■ Prompt
Return every line below exactly as written.

■ Supplied material
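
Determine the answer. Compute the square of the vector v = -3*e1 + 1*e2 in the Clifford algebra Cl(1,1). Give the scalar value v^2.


v^2 = sum of c_i^2 * e_i^2
Positive signature terms (e_i^2 = +1): (-3)^2 = 9
Negative signature terms (e_j^2 = -1): 1^2 = 1
v^2 = 9 - 1 = 8


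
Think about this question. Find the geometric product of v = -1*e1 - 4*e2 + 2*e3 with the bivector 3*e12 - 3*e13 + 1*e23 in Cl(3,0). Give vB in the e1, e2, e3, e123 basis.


vB has grade-1 (vector) and grade-3 (trivector) parts: vB = (v _| B) + (v ^ B).
Vector part <vB>_1:
  e1: -v2*b12 - v3*b13 = -(-4)*(3) - (2)*(-3) = 18
  e2: v1*b12 - v3*b23 = (-1)*(3) - (2)*(1) = -5
  e3: v1*b13 + v2*b23 = (-1)*(-3) + (-4)*(1) = -1
Trivector part <vB>_3:
  e123: v1*b23 - v2*b13 + v3*b12 = (-1)*(1) - (-4)*(-3) + (2)*(3) = -7
vB = 18*e1 - 5*e2 - 1*e3 - 7*e123


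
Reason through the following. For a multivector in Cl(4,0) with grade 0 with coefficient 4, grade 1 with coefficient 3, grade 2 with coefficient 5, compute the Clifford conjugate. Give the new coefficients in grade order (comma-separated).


Clifford conjugate sign for grade k: (-1)^(k(k+1)/2)
Grade 0: (-1)^(0*1/2) = (-1)^0 = 1, coeff 4 -> 4
Grade 1: (-1)^(1*2/2) = (-1)^1 = -1, coeff 3 -> -3
Grade 2: (-1)^(2*3/2) = (-1)^3 = -1, coeff 5 -> -5
Conjugated coefficients: 4, -3, -5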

■ Output below
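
Determine the answer. Compute the square of the vector v = -3*e1 + 1*e2 in the Clifford algebra Cl(1,1). Give the scalar value v^2.


v^2 = sum of c_i^2 * e_i^2
Positive signature terms (e_i^2 = +1): (-3)^2 = 9
Negative signature terms (e_j^2 = -1): 1^2 = 1
v^2 = 9 - 1 = 8


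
Think about this question. Find the geometric product of v = -1*e1 - 4*e2 + 2*e3 with the bivector 3*e12 - 3*e13 + 1*e23 in Cl(3,0). Give vB in the e1, e2, e3, e123 basis.


vB has grade-1 (vector) and grade-3 (trivector) parts: vB = (v _| B) + (v ^ B).
Vector part <vB>_1:
  e1: -v2*b12 - v3*b13 = -(-4)*(3) - (2)*(-3) = 18
  e2: v1*b12 - v3*b23 = (-1)*(3) - (2)*(1) = -5
  e3: v1*b13 + v2*b23 = (-1)*(-3) + (-4)*(1) = -1
Trivector part <vB>_3:
  e123: v1*b23 - v2*b13 + v3*b12 = (-1)*(1) - (-4)*(-3) + (2)*(3) = -7
vB = 18*e1 - 5*e2 - 1*e3 - 7*e123


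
Reason through the following. For a multivector in Cl(4,0) with grade 0 with coefficient 4, grade 1 with coefficient 3, grade 2 with coefficient 5, compute the Clifford conjugate. Give the new coefficients in grade order (comma-separated).


Clifford conjugate sign for grade k: (-1)^(k(k+1)/2)
Grade 0: (-1)^(0*1/2) = (-1)^0 = 1, coeff 4 -> 4
Grade 1: (-1)^(1*2/2) = (-1)^1 = -1, coeff 3 -> -3
Grade 2: (-1)^(2*3/2) = (-1)^3 = -1, coeff 5 -> -5
Conjugated coefficients: 4, -3, -5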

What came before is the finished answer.